- WHAT THIS TASK INVOLVES
Keep only those lines of the records that include the string "method".

- DATA LISTING
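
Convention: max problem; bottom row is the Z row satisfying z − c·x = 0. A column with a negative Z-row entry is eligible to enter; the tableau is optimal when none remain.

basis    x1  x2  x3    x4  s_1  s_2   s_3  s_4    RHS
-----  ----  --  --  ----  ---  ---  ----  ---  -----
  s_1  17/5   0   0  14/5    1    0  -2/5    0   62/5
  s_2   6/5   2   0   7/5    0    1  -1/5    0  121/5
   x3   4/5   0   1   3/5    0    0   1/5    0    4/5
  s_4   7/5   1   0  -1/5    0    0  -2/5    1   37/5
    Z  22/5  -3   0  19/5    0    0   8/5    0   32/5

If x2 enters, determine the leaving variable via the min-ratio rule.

s_4

Column x2 entries and ratios — s_1: 0 ≤ 0, skip; s_2: (121/5)/2 = 121/10; x3: 0 ≤ 0, skip; s_4: (37/5)/1 = 37/5.
Smallest ratio is 37/5 in the row of s_4, so s_4 leaves.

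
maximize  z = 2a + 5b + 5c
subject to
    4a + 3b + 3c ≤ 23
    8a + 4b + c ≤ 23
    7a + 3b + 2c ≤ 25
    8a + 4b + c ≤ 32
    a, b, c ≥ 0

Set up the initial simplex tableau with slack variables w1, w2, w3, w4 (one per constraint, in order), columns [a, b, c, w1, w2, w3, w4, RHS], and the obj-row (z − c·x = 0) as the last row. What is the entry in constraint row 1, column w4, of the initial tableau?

Slack w4 belongs to constraint 4; its column is the unit vector e_4, so the entry in row 1 is 0.

0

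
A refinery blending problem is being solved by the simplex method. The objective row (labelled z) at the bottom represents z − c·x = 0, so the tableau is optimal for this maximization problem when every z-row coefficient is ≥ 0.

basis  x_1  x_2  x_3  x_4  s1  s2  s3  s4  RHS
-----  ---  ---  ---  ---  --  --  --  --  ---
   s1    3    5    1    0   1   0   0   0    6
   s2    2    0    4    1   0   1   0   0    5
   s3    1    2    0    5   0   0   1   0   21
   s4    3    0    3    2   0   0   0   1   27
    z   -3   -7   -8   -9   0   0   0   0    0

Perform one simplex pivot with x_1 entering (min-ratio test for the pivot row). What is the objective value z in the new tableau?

Ratio test on column x_1 — row 1: 6/3 = 2; row 2: 5/2 = 5/2; row 3: 21/1 = 21; row 4: 27/3 = 9. Minimum is 2 at row 1 (s1 leaves); pivot element 3.
Pivot on row 1; the z-row RHS becomes 0 − (-3)·2 = 6.

6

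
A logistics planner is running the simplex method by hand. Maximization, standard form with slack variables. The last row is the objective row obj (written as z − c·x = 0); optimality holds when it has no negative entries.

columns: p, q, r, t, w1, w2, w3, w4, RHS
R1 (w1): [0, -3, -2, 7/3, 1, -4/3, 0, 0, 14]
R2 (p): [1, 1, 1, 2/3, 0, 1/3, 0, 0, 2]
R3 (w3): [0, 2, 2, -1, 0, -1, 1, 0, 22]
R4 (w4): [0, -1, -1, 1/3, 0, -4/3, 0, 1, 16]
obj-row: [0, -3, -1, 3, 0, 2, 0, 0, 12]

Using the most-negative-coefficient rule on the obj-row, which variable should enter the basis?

Negative obj-row entries: q: -3, r: -1.
The most negative is -3 in column q, so q enters.

q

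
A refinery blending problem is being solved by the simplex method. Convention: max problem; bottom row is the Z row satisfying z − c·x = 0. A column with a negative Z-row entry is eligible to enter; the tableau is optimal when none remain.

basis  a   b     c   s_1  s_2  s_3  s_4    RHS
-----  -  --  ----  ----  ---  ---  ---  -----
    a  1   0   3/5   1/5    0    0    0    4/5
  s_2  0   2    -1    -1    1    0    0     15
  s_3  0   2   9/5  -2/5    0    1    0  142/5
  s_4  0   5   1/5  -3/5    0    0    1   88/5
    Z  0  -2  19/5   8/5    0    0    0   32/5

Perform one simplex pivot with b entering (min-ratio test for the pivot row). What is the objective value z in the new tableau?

Ratio test on column b — row 1: entry 0 ≤ 0; row 2: 15/2 = 15/2; row 3: (142/5)/2 = 71/5; row 4: (88/5)/5 = 88/25. Minimum is 88/25 at row 4 (s_4 leaves); pivot element 5.
Pivot on row 4; the Z-row RHS becomes 32/5 − (-2)·(88/25) = 336/25.

336/25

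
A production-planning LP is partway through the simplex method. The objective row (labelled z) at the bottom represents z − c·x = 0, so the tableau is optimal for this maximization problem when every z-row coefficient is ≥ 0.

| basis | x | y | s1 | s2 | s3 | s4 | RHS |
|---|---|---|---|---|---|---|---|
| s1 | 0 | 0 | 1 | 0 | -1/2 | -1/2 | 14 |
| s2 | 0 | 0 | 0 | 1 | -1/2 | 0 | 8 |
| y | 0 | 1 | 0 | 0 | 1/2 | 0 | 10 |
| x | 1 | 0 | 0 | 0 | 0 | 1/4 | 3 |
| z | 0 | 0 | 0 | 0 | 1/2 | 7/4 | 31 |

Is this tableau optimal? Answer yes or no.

yes

Every z-row coefficient is ≥ 0, so the tableau is optimal.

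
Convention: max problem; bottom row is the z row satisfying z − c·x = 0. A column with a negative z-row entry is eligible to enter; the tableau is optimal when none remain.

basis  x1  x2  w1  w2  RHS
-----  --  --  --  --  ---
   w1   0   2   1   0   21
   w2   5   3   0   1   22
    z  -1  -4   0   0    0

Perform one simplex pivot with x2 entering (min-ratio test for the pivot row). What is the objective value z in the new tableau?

Ratio test on column x2 — row 1: 21/2 = 21/2; row 2: 22/3 = 22/3. Minimum is 22/3 at row 2 (w2 leaves); pivot element 3.
Pivot on row 2; the z-row RHS becomes 0 − (-4)·(22/3) = 88/3.

88/3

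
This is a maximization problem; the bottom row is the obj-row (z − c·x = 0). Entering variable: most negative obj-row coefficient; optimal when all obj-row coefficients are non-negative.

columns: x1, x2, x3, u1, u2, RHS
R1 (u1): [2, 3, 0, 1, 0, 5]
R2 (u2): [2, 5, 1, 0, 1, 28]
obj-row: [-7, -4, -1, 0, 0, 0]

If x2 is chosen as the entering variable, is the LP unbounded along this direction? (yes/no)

no

Column x2 has positive entries in row(s) 1, 2, so the ratio test bounds it — not unbounded.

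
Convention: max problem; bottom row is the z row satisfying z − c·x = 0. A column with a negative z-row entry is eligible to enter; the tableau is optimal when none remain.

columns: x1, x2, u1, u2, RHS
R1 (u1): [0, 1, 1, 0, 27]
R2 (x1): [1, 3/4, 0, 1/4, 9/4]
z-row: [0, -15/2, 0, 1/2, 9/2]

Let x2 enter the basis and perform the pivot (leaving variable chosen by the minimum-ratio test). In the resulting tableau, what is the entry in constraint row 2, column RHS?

3

Ratio test on column x2 — row 1: 27/1 = 27; row 2: (9/4)/(3/4) = 3. Minimum is 3 at row 2 (x1 leaves); pivot element 3/4.
Divide row 2 by 3/4; eliminate column x2 from the other rows.
In the new row 2, the RHS entry is the old entry divided by the pivot: (9/4)/(3/4) = 3.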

- ANSWER TO THE EXERCISE
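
A refinery blending problem is being solved by the simplex method. The objective row (labelled z) at the bottom represents z − c·x = 0, so the tableau is optimal for this maximization problem when every z-row coefficient is ≥ 0.
A logistics planner is running the simplex method by hand. Maximization, standard form with slack variables. The last row is the objective row obj (written as z − c·x = 0); optimality holds when it has no negative entries.
A refinery blending problem is being solved by the simplex method. Convention: max problem; bottom row is the Z row satisfying z − c·x = 0. A column with a negative Z-row entry is eligible to enter; the tableau is optimal when none remain.
A production-planning LP is partway through the simplex method. The objective row (labelled z) at the bottom represents z − c·x = 0, so the tableau is optimal for this maximization problem when every z-row coefficient is ≥ 0.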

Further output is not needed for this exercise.